=== Section Start ===

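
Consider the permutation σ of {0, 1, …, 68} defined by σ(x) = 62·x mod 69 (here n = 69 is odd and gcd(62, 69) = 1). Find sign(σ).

Start at x=1: 1 → 62 → 49 → 2 → 55 → 29 → 4 → … (one orbit).
Cycle type of π: 22×2 + 11×2 + 2 + 1; total 6 cycles.
With 6 cycles on 69 points, sign = (−1)^{69−6} = -1.
Check: (62/69) = -1 by Zolotarev.

-1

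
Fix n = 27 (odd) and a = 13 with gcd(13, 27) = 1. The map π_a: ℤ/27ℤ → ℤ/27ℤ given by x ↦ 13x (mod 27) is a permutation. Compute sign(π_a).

+1

Trace 7: π^k(7) = [7, 10, 22, 16, 19, 4, 25] for k=0..6.
π_13 has 7 disjoint cycles with lengths [9, 9, 3, 3, 1, 1, 1] on {0,…,26}.
27 − 7 = 20 transpositions; sign(π) = (−1)^20 = +1.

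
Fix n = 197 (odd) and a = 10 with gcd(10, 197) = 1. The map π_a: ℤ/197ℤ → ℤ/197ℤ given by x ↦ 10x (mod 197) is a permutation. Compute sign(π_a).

+1

Start at x=29: 29 → 93 → 142 → 41 → 16 → 160 → 24 → … (one orbit).
Decompose π into cycles: lengths [98, 98, 1] (3 cycles, including the fixed point 0).
3 cycles on 197: each ℓ→(−1)^(ℓ−1), product (−1)^194 = +1.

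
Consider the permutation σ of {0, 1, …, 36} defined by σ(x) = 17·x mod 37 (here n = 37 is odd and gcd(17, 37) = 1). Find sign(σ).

-1

Orbit of 27 under x↦17x: [27, 15, 33, 6, 28, 32, 26]… (length divides ord_37(17)).
2 cycles of lengths [36, 1].
37 − 2 = 35 transpositions; sign(π) = (−1)^35 = -1.
The Jacobi symbol (17|37) = -1 (Zolotarev) agrees.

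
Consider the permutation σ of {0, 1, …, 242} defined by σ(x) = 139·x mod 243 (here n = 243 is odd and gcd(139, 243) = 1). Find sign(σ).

Orbit of 109 under x↦139x: [109, 85, 151, 91, 13, 106, 154]… (length divides ord_243(139)).
Cycle type of π: 81×2 + 27×2 + 9×2 + 3×2 + 1×3; total 11 cycles.
Σ(ℓ_i−1) = 243−11 = 232; sign = (−1)^232 = +1.

+1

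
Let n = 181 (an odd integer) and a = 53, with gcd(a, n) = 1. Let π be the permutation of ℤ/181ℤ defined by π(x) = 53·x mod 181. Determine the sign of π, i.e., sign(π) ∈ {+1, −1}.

Trace 99: π^k(99) = [99, 179, 75, 174, 172, 66, 59] for k=0..6.
Decompose π into cycles: lengths [180, 1] (2 cycles, including the fixed point 0).
Σ(ℓ_i−1) = 181−2 = 179; sign = (−1)^179 = -1.

-1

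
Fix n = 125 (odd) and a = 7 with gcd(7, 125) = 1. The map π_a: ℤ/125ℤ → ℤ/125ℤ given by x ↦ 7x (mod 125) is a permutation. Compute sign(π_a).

Trace 57: π^k(57) = [57, 24, 43, 51, 107, 124, 118] for k=0..6.
Cycle type of π: 20×5 + 4×6 + 1; total 12 cycles.
n − c = 125 − 12 = 113; sign = (−1)^113 = -1.

-1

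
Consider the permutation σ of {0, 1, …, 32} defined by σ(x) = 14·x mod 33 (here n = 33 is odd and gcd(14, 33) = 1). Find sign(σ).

Start at x=23: 23 → 25 → 20 → 16 → 26 → 1 → 14 → … (one orbit).
Cycle lengths of π_14 on ℤ/33ℤ: [10, 10, 5, 5, 2, 1]; 6 cycles in total.
sign(π) = (−1)^{n − #cycles} = (−1)^{33−6} = (−1)^27 = -1.
(14|33)_J = -1 (Zolotarev's lemma cross-check).

-1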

=== Section End ===

Exercise details —
Go through the listing and print each line exactly as it appears.

Result of this task —
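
Consider the permutation σ of {0, 1, …, 68} defined by σ(x) = 62·x mod 69 (here n = 69 is odd and gcd(62, 69) = 1). Find sign(σ).

Start at x=1: 1 → 62 → 49 → 2 → 55 → 29 → 4 → … (one orbit).
Cycle type of π: 22×2 + 11×2 + 2 + 1; total 6 cycles.
With 6 cycles on 69 points, sign = (−1)^{69−6} = -1.
Check: (62/69) = -1 by Zolotarev.

-1

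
Fix n = 27 (odd) and a = 13 with gcd(13, 27) = 1. The map π_a: ℤ/27ℤ → ℤ/27ℤ given by x ↦ 13x (mod 27) is a permutation. Compute sign(π_a).

+1

Trace 7: π^k(7) = [7, 10, 22, 16, 19, 4, 25] for k=0..6.
π_13 has 7 disjoint cycles with lengths [9, 9, 3, 3, 1, 1, 1] on {0,…,26}.
27 − 7 = 20 transpositions; sign(π) = (−1)^20 = +1.

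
Fix n = 197 (odd) and a = 10 with gcd(10, 197) = 1. The map π_a: ℤ/197ℤ → ℤ/197ℤ given by x ↦ 10x (mod 197) is a permutation. Compute sign(π_a).

+1

Start at x=29: 29 → 93 → 142 → 41 → 16 → 160 → 24 → … (one orbit).
Decompose π into cycles: lengths [98, 98, 1] (3 cycles, including the fixed point 0).
3 cycles on 197: each ℓ→(−1)^(ℓ−1), product (−1)^194 = +1.

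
Consider the permutation σ of {0, 1, …, 36} defined by σ(x) = 17·x mod 37 (here n = 37 is odd and gcd(17, 37) = 1). Find sign(σ).

-1

Orbit of 27 under x↦17x: [27, 15, 33, 6, 28, 32, 26]… (length divides ord_37(17)).
2 cycles of lengths [36, 1].
37 − 2 = 35 transpositions; sign(π) = (−1)^35 = -1.
The Jacobi symbol (17|37) = -1 (Zolotarev) agrees.

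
Consider the permutation σ of {0, 1, …, 242} defined by σ(x) = 139·x mod 243 (here n = 243 is odd and gcd(139, 243) = 1). Find sign(σ).

Orbit of 109 under x↦139x: [109, 85, 151, 91, 13, 106, 154]… (length divides ord_243(139)).
Cycle type of π: 81×2 + 27×2 + 9×2 + 3×2 + 1×3; total 11 cycles.
Σ(ℓ_i−1) = 243−11 = 232; sign = (−1)^232 = +1.

+1

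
Let n = 181 (an odd integer) and a = 53, with gcd(a, n) = 1. Let π be the permutation of ℤ/181ℤ defined by π(x) = 53·x mod 181. Determine the sign of π, i.e., sign(π) ∈ {+1, −1}.

Trace 99: π^k(99) = [99, 179, 75, 174, 172, 66, 59] for k=0..6.
Decompose π into cycles: lengths [180, 1] (2 cycles, including the fixed point 0).
Σ(ℓ_i−1) = 181−2 = 179; sign = (−1)^179 = -1.

-1

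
Fix n = 125 (odd) and a = 7 with gcd(7, 125) = 1. The map π_a: ℤ/125ℤ → ℤ/125ℤ given by x ↦ 7x (mod 125) is a permutation. Compute sign(π_a).

Trace 57: π^k(57) = [57, 24, 43, 51, 107, 124, 118] for k=0..6.
Cycle type of π: 20×5 + 4×6 + 1; total 12 cycles.
n − c = 125 − 12 = 113; sign = (−1)^113 = -1.

-1

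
Consider the permutation σ of {0, 1, …, 32} defined by σ(x) = 14·x mod 33 (here n = 33 is odd and gcd(14, 33) = 1). Find sign(σ).

Start at x=23: 23 → 25 → 20 → 16 → 26 → 1 → 14 → … (one orbit).
Cycle lengths of π_14 on ℤ/33ℤ: [10, 10, 5, 5, 2, 1]; 6 cycles in total.
sign(π) = (−1)^{n − #cycles} = (−1)^{33−6} = (−1)^27 = -1.
(14|33)_J = -1 (Zolotarev's lemma cross-check).

-1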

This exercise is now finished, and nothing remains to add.